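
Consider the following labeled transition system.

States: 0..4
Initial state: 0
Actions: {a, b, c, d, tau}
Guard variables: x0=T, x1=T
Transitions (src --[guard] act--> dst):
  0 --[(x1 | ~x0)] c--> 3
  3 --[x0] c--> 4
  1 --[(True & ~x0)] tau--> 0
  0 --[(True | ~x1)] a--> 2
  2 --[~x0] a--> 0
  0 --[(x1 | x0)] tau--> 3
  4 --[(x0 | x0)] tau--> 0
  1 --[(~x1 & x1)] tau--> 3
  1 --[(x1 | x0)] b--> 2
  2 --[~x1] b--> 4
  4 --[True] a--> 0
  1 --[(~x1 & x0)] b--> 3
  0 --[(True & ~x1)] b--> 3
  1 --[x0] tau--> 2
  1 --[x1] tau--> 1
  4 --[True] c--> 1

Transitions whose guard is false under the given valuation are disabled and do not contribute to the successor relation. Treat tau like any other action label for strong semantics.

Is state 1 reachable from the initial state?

Guard filter leaves 10 enabled edge(s).
L0 = {0}
L1 = {2,3}  now seen {0,2,3}
L2 = {4}  now seen {0,2,3,4}
L3 = {1}  now seen {0,1,2,3,4}
Reach set: {0,1,2,3,4}
witness 1: c·c·c

Answer: REACHABLE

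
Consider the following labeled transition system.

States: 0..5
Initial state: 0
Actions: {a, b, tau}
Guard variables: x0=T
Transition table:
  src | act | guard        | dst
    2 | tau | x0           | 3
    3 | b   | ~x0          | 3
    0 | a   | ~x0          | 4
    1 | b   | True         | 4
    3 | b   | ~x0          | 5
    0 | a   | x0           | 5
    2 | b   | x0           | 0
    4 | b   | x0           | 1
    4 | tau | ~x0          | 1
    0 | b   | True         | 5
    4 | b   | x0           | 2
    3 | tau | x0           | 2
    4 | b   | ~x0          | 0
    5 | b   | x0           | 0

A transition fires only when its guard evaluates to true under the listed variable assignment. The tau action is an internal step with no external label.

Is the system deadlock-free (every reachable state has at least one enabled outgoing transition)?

R = {0,5}
  0: a→5  b→5  [2 exit(s)]
  5: b→0  [1 exit(s)]

Answer: DEADLOCK-FREE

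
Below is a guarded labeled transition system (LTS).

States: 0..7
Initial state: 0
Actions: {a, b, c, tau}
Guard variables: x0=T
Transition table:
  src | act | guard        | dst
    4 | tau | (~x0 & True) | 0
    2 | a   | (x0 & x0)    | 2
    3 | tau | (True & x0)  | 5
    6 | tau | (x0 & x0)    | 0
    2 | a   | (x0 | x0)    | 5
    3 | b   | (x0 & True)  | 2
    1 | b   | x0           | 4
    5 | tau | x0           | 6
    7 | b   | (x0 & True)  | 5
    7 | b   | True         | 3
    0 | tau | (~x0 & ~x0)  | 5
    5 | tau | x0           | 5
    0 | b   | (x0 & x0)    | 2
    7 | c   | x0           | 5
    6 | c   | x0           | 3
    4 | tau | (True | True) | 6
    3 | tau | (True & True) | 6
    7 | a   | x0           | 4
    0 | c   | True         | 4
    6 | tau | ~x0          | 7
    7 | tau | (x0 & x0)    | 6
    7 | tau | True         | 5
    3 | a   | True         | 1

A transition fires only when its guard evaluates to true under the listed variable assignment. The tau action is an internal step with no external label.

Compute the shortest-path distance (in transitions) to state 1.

Answer: 4

Analysis:
Layered search for 1:
  depth 0: {0}
  depth 1: {2,4}
  depth 2: {5,6}
  depth 3: {3}
  depth 4: {1}
1 enters at depth 4; path c·tau·c·a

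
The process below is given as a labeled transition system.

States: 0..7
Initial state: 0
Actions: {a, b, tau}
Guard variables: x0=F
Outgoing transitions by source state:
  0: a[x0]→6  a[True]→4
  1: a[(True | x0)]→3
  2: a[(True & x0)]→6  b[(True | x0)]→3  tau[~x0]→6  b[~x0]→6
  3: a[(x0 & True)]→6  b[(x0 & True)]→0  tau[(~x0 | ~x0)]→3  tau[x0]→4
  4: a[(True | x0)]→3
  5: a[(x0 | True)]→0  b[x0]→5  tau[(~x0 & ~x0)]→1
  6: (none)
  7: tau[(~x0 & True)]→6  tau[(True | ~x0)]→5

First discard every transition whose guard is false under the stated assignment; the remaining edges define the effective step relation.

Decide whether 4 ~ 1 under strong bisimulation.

Answer: BISIMILAR

Analysis:
Bisimulation quotient by refinement:
  π0 = {{0,1,2,3,4,5,6,7}}
  π1 = {{0,1,4},{2},{3,7},{5},{6}}
  π2 = {{0},{1,4},{2},{3},{5},{6},{7}}
Fixed point at round 3; 7 class(es).
4∈{1,4}, 1∈{1,4}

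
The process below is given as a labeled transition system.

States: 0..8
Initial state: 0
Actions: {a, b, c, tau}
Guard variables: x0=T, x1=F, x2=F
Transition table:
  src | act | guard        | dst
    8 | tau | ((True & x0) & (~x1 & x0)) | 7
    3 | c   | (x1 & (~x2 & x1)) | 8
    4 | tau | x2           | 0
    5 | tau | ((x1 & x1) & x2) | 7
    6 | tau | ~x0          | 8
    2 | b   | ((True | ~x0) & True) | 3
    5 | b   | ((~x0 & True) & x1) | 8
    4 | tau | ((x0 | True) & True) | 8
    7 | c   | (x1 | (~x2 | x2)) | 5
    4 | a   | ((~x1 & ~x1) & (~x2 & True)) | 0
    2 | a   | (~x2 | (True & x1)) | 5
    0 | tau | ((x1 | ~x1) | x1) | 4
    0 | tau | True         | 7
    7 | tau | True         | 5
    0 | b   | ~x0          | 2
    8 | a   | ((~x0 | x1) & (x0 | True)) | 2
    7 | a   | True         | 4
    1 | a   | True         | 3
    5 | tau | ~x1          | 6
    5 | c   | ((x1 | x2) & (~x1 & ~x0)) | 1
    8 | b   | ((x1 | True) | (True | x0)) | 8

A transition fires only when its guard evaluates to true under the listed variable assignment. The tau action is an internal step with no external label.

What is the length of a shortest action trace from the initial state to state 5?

Answer: 2

Analysis:
BFS to 5:
  depth 0: {0}
  depth 1: {4,7}
  depth 2: {5,8}
5 enters at depth 2; path tau·c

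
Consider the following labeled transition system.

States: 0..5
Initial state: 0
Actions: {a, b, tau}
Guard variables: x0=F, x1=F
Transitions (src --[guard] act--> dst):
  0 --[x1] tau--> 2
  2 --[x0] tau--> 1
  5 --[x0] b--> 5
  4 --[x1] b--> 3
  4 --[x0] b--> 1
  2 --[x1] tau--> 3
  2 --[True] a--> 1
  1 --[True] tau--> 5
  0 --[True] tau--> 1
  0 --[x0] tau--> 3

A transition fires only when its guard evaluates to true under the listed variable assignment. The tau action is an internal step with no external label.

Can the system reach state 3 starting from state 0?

Guard filter leaves 3 enabled edge(s).
L0 = {0}
L1 = {1}  total {0,1}
L2 = {5}  total {0,1,5}
Reach set: {0,1,5}

Answer: UNREACHABLE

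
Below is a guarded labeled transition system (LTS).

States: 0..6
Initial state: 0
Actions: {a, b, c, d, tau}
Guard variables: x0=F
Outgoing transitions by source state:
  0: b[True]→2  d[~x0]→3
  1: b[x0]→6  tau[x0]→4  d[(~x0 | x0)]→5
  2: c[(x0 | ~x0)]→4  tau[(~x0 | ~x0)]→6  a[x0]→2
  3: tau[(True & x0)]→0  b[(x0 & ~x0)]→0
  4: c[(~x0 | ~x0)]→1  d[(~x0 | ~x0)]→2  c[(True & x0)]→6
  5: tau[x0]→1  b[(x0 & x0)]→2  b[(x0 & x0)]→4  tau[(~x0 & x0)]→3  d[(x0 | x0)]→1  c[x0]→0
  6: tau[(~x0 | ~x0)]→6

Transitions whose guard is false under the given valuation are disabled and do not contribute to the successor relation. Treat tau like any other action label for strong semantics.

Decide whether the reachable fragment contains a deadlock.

Answer: DEADLOCK at state 3

Analysis:
Reach set: {0,1,2,3,4,5,6}
  0: b→2  d→3  [2 out]
  1: d→5  [1 out]
  2: c→4  tau→6  [2 out]
  3: ∅  [STUCK]
  4: c→1  d→2  [2 out]
  5: ∅  [STUCK]
  6: tau→6  [1 out]
trace reaching 3: d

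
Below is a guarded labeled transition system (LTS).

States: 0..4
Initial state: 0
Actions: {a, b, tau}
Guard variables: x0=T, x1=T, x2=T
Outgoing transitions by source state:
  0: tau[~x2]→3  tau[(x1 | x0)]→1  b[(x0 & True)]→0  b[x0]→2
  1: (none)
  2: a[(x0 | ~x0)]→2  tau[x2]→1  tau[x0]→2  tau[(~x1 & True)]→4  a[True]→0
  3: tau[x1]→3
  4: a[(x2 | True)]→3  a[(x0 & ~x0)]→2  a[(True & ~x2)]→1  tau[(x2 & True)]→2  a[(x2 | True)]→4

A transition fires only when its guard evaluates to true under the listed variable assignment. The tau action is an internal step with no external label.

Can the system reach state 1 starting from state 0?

11 transition(s) survive guard evaluation.
Layer 0: {0}
Layer 1: {1,2}  now seen {0,1,2}
Reachable = {0,1,2}
trace reaching 1: tau

Answer: REACHABLE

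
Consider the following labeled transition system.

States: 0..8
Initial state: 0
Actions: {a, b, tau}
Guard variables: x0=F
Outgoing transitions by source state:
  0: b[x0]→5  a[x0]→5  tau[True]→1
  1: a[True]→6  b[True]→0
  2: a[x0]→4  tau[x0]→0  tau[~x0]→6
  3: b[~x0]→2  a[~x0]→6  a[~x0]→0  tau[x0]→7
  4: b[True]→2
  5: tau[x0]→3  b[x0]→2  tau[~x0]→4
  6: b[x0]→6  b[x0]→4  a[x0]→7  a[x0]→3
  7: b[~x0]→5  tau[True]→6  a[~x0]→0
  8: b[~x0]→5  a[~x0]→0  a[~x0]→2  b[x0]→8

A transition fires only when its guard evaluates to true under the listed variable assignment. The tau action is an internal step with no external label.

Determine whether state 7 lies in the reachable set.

Answer: UNREACHABLE

Analysis:
15 transition(s) survive guard evaluation.
depth 0: {0}
depth 1: {1}  cumulative {0,1}
depth 2: {6}  cumulative {0,1,6}
R = {0,1,6}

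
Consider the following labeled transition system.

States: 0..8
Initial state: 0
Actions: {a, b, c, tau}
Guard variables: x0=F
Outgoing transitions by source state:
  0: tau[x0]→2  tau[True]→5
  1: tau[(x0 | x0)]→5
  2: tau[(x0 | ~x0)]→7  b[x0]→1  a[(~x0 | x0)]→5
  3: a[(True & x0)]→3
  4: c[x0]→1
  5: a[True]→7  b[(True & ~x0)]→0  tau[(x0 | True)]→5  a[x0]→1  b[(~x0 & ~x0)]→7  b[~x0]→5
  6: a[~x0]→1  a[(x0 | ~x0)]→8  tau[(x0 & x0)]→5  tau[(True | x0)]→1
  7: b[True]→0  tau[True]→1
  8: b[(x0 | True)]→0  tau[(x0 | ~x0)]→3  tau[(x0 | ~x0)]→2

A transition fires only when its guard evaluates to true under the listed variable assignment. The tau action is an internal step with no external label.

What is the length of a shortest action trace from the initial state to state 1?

Layered search for 1:
  depth 0: {0}
  depth 1: {5}
  depth 2: {7}
  depth 3: {1}
depth(1)=3, e.g. tau·a·tau

Answer: 3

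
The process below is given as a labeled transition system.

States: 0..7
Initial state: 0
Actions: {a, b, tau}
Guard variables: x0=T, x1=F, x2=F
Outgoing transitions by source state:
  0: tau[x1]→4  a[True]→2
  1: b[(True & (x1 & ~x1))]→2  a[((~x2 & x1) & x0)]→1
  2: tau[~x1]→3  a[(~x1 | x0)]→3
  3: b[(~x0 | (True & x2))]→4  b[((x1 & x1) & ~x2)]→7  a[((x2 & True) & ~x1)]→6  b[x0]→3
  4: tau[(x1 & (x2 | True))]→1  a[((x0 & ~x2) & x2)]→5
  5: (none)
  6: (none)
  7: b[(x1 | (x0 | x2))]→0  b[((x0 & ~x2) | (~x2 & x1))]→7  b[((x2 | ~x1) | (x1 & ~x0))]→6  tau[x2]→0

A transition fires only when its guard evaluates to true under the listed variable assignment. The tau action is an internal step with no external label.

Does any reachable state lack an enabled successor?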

DIRECTIONS FOR THIS TASK: Copy out the data above word for word, starting at its first line and ending with the line that contains "4 --[True] c--> 1".

RESPONSE:
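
Consider the following labeled transition system.

States: 0..4
Initial state: 0
Actions: {a, b, c, d, tau}
Guard variables: x0=T, x1=T
Transitions (src --[guard] act--> dst):
  0 --[(x1 | ~x0)] c--> 3
  3 --[x0] c--> 4
  1 --[(True & ~x0)] tau--> 0
  0 --[(True | ~x1)] a--> 2
  2 --[~x0] a--> 0
  0 --[(x1 | x0)] tau--> 3
  4 --[(x0 | x0)] tau--> 0
  1 --[(~x1 & x1)] tau--> 3
  1 --[(x1 | x0)] b--> 2
  2 --[~x1] b--> 4
  4 --[True] a--> 0
  1 --[(~x1 & x0)] b--> 3
  0 --[(True & ~x1)] b--> 3
  1 --[x0] tau--> 2
  1 --[x1] tau--> 1
  4 --[True] c--> 1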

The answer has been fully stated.